◆ Goal of the exercise ◆
Set down every line below, word for word.

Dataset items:

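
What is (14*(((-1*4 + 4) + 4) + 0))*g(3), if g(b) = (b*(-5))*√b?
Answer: -840*√3 ≈ -1454.9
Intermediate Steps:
g(b) = -5*b^(3/2) (g(b) = (-5*b)*√b = -5*b^(3/2))
(14*(((-1*4 + 4) + 4) + 0))*g(3) = (14*(((-1*4 + 4) + 4) + 0))*(-15*√3) = (14*(((-4 + 4) + 4) + 0))*(-15*√3) = (14*((0 + 4) + 0))*(-15*√3) = (14*(4 + 0))*(-15*√3) = (14*4)*(-15*√3) = 56*(-15*√3) = -840*√3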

◆ Completed task ◆
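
What is (14*(((-1*4 + 4) + 4) + 0))*g(3), if g(b) = (b*(-5))*√b?
Answer: -840*√3 ≈ -1454.9
Intermediate Steps:
g(b) = -5*b^(3/2) (g(b) = (-5*b)*√b = -5*b^(3/2))
(14*(((-1*4 + 4) + 4) + 0))*g(3) = (14*(((-1*4 + 4) + 4) + 0))*(-15*√3) = (14*(((-4 + 4) + 4) + 0))*(-15*√3) = (14*((0 + 4) + 0))*(-15*√3) = (14*(4 + 0))*(-15*√3) = (14*4)*(-15*√3) = 56*(-15*√3) = -840*√3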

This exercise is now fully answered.